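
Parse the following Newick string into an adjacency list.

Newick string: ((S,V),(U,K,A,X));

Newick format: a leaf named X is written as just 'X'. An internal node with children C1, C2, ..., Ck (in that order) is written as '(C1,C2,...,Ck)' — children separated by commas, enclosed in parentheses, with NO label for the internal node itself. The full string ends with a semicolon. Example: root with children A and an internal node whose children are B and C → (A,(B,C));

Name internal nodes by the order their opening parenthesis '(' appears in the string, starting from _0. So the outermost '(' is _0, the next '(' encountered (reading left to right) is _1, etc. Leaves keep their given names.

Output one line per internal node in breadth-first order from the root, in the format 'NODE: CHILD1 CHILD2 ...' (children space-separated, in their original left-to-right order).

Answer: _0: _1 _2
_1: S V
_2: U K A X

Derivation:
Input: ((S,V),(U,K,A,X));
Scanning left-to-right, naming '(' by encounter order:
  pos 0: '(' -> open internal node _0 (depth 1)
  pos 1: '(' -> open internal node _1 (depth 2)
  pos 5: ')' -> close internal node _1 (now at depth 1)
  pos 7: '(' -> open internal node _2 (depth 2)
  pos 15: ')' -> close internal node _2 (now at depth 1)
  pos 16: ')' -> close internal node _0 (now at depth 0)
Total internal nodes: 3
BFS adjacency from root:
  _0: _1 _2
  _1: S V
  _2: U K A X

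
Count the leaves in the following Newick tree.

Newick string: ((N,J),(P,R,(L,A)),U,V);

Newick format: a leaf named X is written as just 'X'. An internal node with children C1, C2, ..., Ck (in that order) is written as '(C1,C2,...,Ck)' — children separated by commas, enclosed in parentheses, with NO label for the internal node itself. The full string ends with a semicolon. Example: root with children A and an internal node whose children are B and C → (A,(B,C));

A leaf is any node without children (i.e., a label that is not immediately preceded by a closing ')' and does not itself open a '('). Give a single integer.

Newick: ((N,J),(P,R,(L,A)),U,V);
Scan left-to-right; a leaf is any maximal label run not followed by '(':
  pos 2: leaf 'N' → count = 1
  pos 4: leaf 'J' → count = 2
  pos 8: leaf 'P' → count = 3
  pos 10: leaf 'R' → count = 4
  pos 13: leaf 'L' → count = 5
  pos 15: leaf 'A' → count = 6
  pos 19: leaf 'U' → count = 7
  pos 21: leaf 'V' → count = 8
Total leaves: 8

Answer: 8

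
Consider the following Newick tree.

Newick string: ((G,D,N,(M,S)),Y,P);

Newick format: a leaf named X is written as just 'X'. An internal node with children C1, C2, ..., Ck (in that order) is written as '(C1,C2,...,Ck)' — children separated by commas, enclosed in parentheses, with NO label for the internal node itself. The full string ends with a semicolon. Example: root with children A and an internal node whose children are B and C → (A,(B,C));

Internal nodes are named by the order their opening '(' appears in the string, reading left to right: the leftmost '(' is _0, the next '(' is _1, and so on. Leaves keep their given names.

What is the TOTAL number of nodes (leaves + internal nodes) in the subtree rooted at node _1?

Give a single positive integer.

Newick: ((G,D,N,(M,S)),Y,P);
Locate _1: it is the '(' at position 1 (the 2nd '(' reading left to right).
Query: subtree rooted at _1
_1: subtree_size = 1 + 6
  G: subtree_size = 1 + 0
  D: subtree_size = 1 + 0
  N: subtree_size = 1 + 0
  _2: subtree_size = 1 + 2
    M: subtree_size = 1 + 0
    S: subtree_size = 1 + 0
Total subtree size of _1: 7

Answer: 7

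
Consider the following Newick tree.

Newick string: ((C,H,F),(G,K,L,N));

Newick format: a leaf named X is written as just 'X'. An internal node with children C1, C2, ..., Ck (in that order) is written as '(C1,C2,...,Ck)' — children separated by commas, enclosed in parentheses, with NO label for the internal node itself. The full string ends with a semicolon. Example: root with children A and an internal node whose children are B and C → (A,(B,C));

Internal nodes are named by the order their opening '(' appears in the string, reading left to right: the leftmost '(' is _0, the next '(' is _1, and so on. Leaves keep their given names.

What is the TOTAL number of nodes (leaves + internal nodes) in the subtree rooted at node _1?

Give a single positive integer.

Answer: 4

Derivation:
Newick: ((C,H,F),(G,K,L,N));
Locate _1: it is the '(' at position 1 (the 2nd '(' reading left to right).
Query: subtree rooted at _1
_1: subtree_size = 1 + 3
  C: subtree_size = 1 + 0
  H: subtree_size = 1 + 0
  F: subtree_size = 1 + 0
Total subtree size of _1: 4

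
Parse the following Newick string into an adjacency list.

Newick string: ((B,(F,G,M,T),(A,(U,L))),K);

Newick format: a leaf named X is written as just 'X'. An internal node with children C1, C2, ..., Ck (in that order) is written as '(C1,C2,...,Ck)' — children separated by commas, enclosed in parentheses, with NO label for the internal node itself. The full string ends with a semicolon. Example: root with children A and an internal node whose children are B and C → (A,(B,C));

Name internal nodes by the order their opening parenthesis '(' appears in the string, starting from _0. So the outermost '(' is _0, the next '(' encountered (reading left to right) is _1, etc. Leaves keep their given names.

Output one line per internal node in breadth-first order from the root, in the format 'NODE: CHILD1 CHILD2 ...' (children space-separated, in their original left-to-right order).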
::::
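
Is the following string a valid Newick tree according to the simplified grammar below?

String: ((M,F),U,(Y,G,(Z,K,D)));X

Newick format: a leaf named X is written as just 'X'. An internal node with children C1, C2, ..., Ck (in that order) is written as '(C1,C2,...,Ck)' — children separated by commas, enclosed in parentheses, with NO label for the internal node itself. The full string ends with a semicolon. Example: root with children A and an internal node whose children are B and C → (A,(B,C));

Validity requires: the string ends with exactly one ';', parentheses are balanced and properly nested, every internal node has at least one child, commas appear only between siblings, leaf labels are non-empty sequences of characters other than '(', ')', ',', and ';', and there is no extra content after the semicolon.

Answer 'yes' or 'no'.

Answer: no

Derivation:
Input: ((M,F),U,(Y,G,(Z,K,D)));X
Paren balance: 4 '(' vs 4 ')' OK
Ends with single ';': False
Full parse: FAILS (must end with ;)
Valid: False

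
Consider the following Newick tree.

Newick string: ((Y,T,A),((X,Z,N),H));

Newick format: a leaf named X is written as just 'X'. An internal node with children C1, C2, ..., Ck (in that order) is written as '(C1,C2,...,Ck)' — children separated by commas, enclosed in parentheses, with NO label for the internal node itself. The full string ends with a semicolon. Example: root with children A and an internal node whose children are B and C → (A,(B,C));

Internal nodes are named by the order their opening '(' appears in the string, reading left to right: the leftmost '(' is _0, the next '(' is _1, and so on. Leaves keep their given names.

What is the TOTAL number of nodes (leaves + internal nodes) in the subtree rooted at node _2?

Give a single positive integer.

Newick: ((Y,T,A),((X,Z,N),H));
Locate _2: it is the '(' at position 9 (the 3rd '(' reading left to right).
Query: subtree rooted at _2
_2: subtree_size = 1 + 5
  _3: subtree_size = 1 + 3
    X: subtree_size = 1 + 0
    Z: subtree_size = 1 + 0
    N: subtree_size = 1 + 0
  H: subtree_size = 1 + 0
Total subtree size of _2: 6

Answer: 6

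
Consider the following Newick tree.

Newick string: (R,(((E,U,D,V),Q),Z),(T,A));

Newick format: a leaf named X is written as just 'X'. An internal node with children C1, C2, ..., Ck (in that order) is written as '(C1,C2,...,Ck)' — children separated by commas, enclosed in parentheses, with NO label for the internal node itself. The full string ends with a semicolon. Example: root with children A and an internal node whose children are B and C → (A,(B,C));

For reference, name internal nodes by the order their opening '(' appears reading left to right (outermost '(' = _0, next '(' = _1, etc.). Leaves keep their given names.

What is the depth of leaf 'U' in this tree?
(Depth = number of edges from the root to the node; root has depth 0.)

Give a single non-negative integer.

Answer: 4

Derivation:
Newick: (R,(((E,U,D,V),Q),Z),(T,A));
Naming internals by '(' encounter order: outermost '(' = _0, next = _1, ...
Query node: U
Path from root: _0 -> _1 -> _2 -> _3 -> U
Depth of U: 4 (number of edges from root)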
::::
Exercise: Among the records above, only the lines between the line holding "For reference, name" and the line holding "What is the depth of leaf 'U' in this tree?", inclusive, are to be output, exactly as written.

Answer section:
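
For reference, name internal nodes by the order their opening '(' appears reading left to right (outermost '(' = _0, next '(' = _1, etc.). Leaves keep their given names.

What is the depth of leaf 'U' in this tree?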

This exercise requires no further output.